▶ [TASK]: Below are several entries. Transcribe exactly those lines that fall from the one with "Let M1, M2, M3" through the one with "M1 (50×8), M2 (8×24), M3 (24×13).", end lines included.

▶ [INPUT FOR THIS TASK]:
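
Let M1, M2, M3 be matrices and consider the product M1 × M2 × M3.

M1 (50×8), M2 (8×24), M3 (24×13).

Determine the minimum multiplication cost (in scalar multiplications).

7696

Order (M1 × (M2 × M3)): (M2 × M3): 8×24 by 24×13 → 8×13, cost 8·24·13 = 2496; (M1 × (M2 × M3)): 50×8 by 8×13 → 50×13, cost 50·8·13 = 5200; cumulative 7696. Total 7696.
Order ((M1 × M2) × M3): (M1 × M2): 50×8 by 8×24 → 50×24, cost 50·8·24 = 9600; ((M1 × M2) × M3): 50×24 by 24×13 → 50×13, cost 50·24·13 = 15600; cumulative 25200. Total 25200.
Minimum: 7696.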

--

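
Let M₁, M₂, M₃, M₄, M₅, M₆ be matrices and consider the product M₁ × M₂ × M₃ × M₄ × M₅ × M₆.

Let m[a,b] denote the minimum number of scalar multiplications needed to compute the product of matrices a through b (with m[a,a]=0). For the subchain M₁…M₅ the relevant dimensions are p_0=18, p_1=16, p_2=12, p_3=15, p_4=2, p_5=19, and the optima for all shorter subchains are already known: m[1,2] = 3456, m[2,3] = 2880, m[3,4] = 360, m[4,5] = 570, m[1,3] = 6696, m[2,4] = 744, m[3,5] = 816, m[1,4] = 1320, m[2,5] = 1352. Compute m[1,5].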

...

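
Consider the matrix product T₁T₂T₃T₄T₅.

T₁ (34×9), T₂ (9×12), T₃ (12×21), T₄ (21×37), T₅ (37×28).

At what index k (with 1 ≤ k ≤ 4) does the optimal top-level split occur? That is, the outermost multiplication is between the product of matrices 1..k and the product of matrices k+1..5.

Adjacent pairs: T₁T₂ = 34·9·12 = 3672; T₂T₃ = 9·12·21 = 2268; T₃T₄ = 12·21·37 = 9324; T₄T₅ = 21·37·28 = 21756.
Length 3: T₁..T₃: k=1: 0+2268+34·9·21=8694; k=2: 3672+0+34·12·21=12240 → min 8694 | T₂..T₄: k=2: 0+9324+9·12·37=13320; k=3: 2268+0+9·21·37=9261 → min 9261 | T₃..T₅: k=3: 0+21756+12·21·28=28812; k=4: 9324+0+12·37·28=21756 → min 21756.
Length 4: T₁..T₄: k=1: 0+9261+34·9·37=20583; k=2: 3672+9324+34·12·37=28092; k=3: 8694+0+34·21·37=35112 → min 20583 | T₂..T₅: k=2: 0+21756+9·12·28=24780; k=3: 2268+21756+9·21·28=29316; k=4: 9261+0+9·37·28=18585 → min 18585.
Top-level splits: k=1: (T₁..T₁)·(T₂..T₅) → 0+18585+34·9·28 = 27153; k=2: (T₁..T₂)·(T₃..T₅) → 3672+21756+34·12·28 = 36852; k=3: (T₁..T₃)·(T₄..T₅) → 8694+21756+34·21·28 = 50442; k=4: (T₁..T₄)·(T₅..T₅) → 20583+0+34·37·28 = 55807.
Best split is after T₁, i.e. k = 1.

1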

▶ [ANSWER SECTION]:
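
Let M1, M2, M3 be matrices and consider the product M1 × M2 × M3.

M1 (50×8), M2 (8×24), M3 (24×13).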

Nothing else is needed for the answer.